### Task objective
Two lines mark the range in the entries below: the one holding "- Kira: female, unaffected;" and the one holding "The following cat". Set down those two and all lines between them, exactly.

(Records from a data collection)

=== Begin Enclosure ===

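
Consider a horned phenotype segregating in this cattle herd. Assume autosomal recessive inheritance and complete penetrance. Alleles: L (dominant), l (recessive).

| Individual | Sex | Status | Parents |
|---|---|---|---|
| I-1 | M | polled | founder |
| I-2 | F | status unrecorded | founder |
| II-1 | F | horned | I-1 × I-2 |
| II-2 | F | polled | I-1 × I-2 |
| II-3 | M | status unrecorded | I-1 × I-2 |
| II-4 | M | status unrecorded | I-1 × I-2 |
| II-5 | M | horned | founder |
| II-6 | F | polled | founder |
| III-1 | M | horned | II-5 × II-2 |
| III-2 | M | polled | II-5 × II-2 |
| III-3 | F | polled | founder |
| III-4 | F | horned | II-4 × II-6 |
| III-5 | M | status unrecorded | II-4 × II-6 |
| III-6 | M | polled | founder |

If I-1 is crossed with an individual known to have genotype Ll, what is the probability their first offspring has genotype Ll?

1/2

I-1 is polled so carries L and passed l to II-1 (ll), so I-1 is Ll.
The cross gives 1/4 LL : 1/2 Ll : 1/4 ll, so P(offspring has genotype Ll) = 1/2.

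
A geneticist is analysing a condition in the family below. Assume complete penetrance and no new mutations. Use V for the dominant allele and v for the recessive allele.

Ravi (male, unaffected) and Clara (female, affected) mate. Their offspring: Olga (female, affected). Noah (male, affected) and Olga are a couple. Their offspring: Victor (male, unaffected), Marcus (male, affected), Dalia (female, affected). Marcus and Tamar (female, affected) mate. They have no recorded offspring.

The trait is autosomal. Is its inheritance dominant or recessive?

dominant

Noah and Olga are both affected yet have an unaffected child Victor. Under a recessive model two affected parents are homozygous and every child would be affected, so the trait cannot be recessive.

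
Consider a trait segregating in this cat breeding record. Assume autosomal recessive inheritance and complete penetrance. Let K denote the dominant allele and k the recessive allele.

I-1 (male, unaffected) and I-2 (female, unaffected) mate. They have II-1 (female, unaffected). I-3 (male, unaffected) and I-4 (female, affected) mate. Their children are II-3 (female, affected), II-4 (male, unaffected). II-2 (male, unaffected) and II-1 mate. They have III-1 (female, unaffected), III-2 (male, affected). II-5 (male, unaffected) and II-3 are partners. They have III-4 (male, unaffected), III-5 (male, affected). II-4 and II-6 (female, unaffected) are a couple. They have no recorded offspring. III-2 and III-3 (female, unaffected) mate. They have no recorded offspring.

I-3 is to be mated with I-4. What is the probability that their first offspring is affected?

I-3 is unaffected so carries K and passed k to II-3 (kk), so I-3 is Kk.
I-4 is affected, so I-4 is kk.
The cross gives 1/2 Kk : 1/2 kk, so P(offspring is affected) = 1/2.

1/2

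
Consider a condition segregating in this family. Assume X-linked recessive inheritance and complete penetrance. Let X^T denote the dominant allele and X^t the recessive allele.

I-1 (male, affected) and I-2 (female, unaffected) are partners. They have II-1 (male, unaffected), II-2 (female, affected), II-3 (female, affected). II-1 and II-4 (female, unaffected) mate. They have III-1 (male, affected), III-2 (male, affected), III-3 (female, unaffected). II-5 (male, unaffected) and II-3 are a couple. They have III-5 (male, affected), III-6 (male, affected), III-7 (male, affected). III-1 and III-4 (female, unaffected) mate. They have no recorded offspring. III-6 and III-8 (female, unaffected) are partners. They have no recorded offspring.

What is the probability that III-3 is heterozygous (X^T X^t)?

1/2

II-1 is unaffected, so II-1 is X^T Y.
II-4 is unaffected so carries T and passed t to III-1 (X^t Y), so II-4 is X^T X^t.
Their cross gives offspring ratios 1/2 X^T X^T : 1/2 X^T X^t. Conditioning on III-3 being unaffected, P(X^T X^t) = 1/2 / 1 = 1/2.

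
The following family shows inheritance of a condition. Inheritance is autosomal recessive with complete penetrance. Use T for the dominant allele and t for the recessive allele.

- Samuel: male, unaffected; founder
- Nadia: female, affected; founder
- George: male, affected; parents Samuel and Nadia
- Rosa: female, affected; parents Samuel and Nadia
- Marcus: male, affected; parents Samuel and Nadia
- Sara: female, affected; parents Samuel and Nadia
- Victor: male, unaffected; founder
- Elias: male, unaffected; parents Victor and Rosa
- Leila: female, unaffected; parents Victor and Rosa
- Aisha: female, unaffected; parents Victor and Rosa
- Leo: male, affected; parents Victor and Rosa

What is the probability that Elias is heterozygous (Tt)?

1

Elias is unaffected so carries T and received t from Rosa (tt), so Elias is Tt, giving P(Tt) = 1.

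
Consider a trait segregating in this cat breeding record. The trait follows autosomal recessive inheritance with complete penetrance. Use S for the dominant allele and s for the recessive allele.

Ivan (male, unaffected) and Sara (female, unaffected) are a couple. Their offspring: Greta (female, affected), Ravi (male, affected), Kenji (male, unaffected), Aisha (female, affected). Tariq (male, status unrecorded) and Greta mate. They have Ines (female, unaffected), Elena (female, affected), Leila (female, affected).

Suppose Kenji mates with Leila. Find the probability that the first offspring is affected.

Ivan is unaffected so carries S and passed s to Greta (ss), so Ivan is Ss.
Sara is unaffected so carries S and passed s to Greta (ss), so Sara is Ss.
Kenji is an unaffected offspring of Ivan (Ss) × Sara (Ss), whose cross gives 1/4 SS : 1/2 Ss : 1/4 ss; conditioning on being unaffected, Kenji is SS with probability 1/3, Ss with probability 2/3.
Leila is affected, so Leila is ss.
Summing over parental genotype combinations, P(offspring is affected) = 2/3·1/2 = 1/3.

1/3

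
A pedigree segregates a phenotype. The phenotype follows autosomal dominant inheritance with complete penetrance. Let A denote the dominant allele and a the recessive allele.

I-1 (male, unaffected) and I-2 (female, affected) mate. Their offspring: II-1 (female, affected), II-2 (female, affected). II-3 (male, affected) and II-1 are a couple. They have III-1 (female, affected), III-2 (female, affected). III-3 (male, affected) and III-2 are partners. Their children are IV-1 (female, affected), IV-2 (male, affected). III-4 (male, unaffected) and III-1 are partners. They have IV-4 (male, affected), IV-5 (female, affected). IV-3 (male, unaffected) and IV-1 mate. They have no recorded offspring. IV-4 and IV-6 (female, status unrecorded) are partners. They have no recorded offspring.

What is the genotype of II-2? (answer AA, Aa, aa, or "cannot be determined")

Aa

From phenotype alone, II-2 is AA or Aa.
II-2 is affected so carries A and received a from I-1 (aa), so II-2 is Aa.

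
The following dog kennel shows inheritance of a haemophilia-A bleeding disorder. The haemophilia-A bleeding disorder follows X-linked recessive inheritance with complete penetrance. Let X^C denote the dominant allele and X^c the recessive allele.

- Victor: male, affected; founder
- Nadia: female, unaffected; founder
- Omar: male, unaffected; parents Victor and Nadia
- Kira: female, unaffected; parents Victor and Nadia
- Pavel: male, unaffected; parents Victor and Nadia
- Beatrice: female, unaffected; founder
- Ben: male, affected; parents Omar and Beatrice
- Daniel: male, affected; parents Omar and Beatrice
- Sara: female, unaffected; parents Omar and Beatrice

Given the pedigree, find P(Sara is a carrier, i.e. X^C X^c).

1/2

Omar is unaffected, so Omar is X^C Y.
Beatrice is unaffected so carries C and passed c to Ben (X^c Y), so Beatrice is X^C X^c.
Their cross gives offspring ratios 1/2 X^C X^C : 1/2 X^C X^c. Conditioning on Sara being unaffected, P(X^C X^c) = 1/2 / 1 = 1/2.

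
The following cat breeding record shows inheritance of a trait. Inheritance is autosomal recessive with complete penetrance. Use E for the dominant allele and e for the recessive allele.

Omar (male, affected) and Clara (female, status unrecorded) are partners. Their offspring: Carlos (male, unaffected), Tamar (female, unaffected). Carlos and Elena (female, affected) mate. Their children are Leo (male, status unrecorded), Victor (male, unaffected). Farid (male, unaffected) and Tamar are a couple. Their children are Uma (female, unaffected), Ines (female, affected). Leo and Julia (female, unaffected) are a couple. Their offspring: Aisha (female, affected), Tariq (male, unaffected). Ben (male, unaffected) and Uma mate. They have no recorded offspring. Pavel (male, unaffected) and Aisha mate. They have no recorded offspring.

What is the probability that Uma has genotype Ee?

Farid is unaffected so carries E and passed e to Ines (ee), so Farid is Ee.
Tamar is unaffected so carries E and received e from Omar (ee), so Tamar is Ee.
Their cross gives offspring ratios 1/4 EE : 1/2 Ee : 1/4 ee. Conditioning on Uma being unaffected, P(Ee) = 1/2 / 3/4 = 2/3.

2/3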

=== End Enclosure ===

### Solved exercise
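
- Kira: female, unaffected; parents Victor and Nadia
- Pavel: male, unaffected; parents Victor and Nadia
- Beatrice: female, unaffected; founder
- Ben: male, affected; parents Omar and Beatrice
- Daniel: male, affected; parents Omar and Beatrice
- Sara: female, unaffected; parents Omar and Beatrice

Given the pedigree, find P(Sara is a carrier, i.e. X^C X^c).

1/2

Omar is unaffected, so Omar is X^C Y.
Beatrice is unaffected so carries C and passed c to Ben (X^c Y), so Beatrice is X^C X^c.
Their cross gives offspring ratios 1/2 X^C X^C : 1/2 X^C X^c. Conditioning on Sara being unaffected, P(X^C X^c) = 1/2 / 1 = 1/2.

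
The following cat breeding record shows inheritance of a trait. Inheritance is autosomal recessive with complete penetrance. Use E for the dominant allele and e for the recessive allele.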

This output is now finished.